**Recorded data**:

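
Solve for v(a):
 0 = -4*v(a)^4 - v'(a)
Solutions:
 v(a) = (-3^(2/3) - 3*3^(1/6)*I)*(1/(C1 + 4*a))^(1/3)/6
 v(a) = (-3^(2/3) + 3*3^(1/6)*I)*(1/(C1 + 4*a))^(1/3)/6
 v(a) = (1/(C1 + 12*a))^(1/3)


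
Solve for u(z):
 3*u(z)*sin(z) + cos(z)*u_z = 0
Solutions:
 u(z) = C1*cos(z)^3


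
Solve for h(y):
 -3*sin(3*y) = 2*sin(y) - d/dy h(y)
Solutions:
 h(y) = C1 - 2*cos(y) - cos(3*y)


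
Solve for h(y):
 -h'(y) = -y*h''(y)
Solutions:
 h(y) = C1 + C2*y^2


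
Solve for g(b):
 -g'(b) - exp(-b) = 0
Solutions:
 g(b) = C1 + exp(-b)


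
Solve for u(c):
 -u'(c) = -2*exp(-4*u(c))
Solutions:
 u(c) = log(-I*(C1 + 8*c)^(1/4))
 u(c) = log(I*(C1 + 8*c)^(1/4))
 u(c) = log(-(C1 + 8*c)^(1/4))
 u(c) = log(C1 + 8*c)/4


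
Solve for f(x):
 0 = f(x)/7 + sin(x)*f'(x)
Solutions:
 f(x) = C1*(cos(x) + 1)^(1/14)/(cos(x) - 1)^(1/14)


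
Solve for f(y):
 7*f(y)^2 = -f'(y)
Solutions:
 f(y) = 1/(C1 + 7*y)


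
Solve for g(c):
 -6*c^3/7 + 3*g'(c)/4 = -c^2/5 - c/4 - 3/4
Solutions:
 g(c) = C1 + 2*c^4/7 - 4*c^3/45 - c^2/6 - c


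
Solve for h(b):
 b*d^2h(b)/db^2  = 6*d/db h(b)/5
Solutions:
 h(b) = C1 + C2*b^(11/5)


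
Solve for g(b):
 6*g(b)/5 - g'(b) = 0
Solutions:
 g(b) = C1*exp(6*b/5)


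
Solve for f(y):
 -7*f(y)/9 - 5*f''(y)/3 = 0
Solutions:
 f(y) = C1*sin(sqrt(105)*y/15) + C2*cos(sqrt(105)*y/15)


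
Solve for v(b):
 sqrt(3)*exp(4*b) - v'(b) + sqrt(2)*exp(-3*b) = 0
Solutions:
 v(b) = C1 + sqrt(3)*exp(4*b)/4 - sqrt(2)*exp(-3*b)/3


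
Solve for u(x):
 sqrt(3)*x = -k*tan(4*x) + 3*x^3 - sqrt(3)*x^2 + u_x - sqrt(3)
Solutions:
 u(x) = C1 - k*log(cos(4*x))/4 - 3*x^4/4 + sqrt(3)*x^3/3 + sqrt(3)*x^2/2 + sqrt(3)*x


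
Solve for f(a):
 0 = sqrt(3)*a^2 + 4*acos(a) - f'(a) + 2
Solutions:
 f(a) = C1 + sqrt(3)*a^3/3 + 4*a*acos(a) + 2*a - 4*sqrt(1 - a^2)


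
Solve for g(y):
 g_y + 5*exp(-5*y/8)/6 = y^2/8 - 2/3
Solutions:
 g(y) = C1 + y^3/24 - 2*y/3 + 4*exp(-5*y/8)/3


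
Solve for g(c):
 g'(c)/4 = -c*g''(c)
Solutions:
 g(c) = C1 + C2*c^(3/4)


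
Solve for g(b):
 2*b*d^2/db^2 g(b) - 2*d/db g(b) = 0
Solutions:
 g(b) = C1 + C2*b^2


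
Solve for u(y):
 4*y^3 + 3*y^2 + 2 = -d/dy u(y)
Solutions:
 u(y) = C1 - y^4 - y^3 - 2*y


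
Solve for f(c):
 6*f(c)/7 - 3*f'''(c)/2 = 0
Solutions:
 f(c) = C3*exp(14^(2/3)*c/7) + (C1*sin(14^(2/3)*sqrt(3)*c/14) + C2*cos(14^(2/3)*sqrt(3)*c/14))*exp(-14^(2/3)*c/14)


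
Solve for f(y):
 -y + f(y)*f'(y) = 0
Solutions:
 f(y) = -sqrt(C1 + y^2)
 f(y) = sqrt(C1 + y^2)


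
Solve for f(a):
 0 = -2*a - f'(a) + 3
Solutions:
 f(a) = C1 - a^2 + 3*a


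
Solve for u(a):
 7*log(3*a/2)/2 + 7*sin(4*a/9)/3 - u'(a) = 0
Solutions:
 u(a) = C1 + 7*a*log(a)/2 - 7*a/2 - 4*a*log(2) + a*log(6)/2 + 3*a*log(3) - 21*cos(4*a/9)/4


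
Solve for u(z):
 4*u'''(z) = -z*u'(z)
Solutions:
 u(z) = C1 + Integral(C2*airyai(-2^(1/3)*z/2) + C3*airybi(-2^(1/3)*z/2), z)


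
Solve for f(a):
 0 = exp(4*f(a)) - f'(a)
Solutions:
 f(a) = log(-(-1/(C1 + 4*a))^(1/4))
 f(a) = log(-1/(C1 + 4*a))/4
 f(a) = log(-I*(-1/(C1 + 4*a))^(1/4))
 f(a) = log(I*(-1/(C1 + 4*a))^(1/4))


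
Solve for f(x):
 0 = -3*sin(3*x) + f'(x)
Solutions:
 f(x) = C1 - cos(3*x)


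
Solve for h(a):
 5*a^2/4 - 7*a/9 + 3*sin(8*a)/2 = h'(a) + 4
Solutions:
 h(a) = C1 + 5*a^3/12 - 7*a^2/18 - 4*a - 3*cos(8*a)/16


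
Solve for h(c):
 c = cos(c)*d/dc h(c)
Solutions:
 h(c) = C1 + Integral(c/cos(c), c)


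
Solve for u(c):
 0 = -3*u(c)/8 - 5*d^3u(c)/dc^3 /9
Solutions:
 u(c) = C3*exp(-3*5^(2/3)*c/10) + (C1*sin(3*sqrt(3)*5^(2/3)*c/20) + C2*cos(3*sqrt(3)*5^(2/3)*c/20))*exp(3*5^(2/3)*c/20)


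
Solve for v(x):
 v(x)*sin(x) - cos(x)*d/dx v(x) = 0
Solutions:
 v(x) = C1/cos(x)


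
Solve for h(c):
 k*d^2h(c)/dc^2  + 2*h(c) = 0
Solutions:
 h(c) = C1*exp(-sqrt(2)*c*sqrt(-1/k)) + C2*exp(sqrt(2)*c*sqrt(-1/k))


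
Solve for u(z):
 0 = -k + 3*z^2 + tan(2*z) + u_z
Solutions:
 u(z) = C1 + k*z - z^3 + log(cos(2*z))/2


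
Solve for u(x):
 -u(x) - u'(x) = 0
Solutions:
 u(x) = C1*exp(-x)


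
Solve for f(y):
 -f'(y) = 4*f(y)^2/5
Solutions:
 f(y) = 5/(C1 + 4*y)


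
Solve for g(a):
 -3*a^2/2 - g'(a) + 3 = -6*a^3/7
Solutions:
 g(a) = C1 + 3*a^4/14 - a^3/2 + 3*a


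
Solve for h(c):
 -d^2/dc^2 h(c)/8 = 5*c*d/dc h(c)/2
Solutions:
 h(c) = C1 + C2*erf(sqrt(10)*c)


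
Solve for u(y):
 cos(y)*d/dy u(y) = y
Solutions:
 u(y) = C1 + Integral(y/cos(y), y)


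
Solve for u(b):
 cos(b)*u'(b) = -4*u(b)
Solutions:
 u(b) = C1*(sin(b)^2 - 2*sin(b) + 1)/(sin(b)^2 + 2*sin(b) + 1)


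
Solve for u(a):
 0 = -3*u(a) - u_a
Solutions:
 u(a) = C1*exp(-3*a)


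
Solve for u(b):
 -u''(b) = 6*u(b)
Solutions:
 u(b) = C1*sin(sqrt(6)*b) + C2*cos(sqrt(6)*b)


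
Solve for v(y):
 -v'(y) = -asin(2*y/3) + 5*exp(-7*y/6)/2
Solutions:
 v(y) = C1 + y*asin(2*y/3) + sqrt(9 - 4*y^2)/2 + 15*exp(-7*y/6)/7


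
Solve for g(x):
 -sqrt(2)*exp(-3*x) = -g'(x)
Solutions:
 g(x) = C1 - sqrt(2)*exp(-3*x)/3


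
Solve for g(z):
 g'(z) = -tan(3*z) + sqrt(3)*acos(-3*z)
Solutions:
 g(z) = C1 + sqrt(3)*(z*acos(-3*z) + sqrt(1 - 9*z^2)/3) + log(cos(3*z))/3


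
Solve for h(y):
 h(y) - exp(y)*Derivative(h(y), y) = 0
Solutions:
 h(y) = C1*exp(-exp(-y))


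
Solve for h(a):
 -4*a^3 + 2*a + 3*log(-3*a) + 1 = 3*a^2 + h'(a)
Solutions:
 h(a) = C1 - a^4 - a^3 + a^2 + 3*a*log(-a) + a*(-2 + 3*log(3))


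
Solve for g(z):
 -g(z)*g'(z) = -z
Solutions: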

**Try it**: In the material above, find the line containing "-f'(y) = 4*f(y)^2/5" and the line containing "cos(b)*u'(b) = -4*u(b)", then write out exactly those two lines and every line between them, and nothing more.

**Response box**:
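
 -f'(y) = 4*f(y)^2/5
Solutions:
 f(y) = 5/(C1 + 4*y)


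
Solve for g(a):
 -3*a^2/2 - g'(a) + 3 = -6*a^3/7
Solutions:
 g(a) = C1 + 3*a^4/14 - a^3/2 + 3*a


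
Solve for h(c):
 -d^2/dc^2 h(c)/8 = 5*c*d/dc h(c)/2
Solutions:
 h(c) = C1 + C2*erf(sqrt(10)*c)


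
Solve for u(y):
 cos(y)*d/dy u(y) = y
Solutions:
 u(y) = C1 + Integral(y/cos(y), y)


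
Solve for u(b):
 cos(b)*u'(b) = -4*u(b)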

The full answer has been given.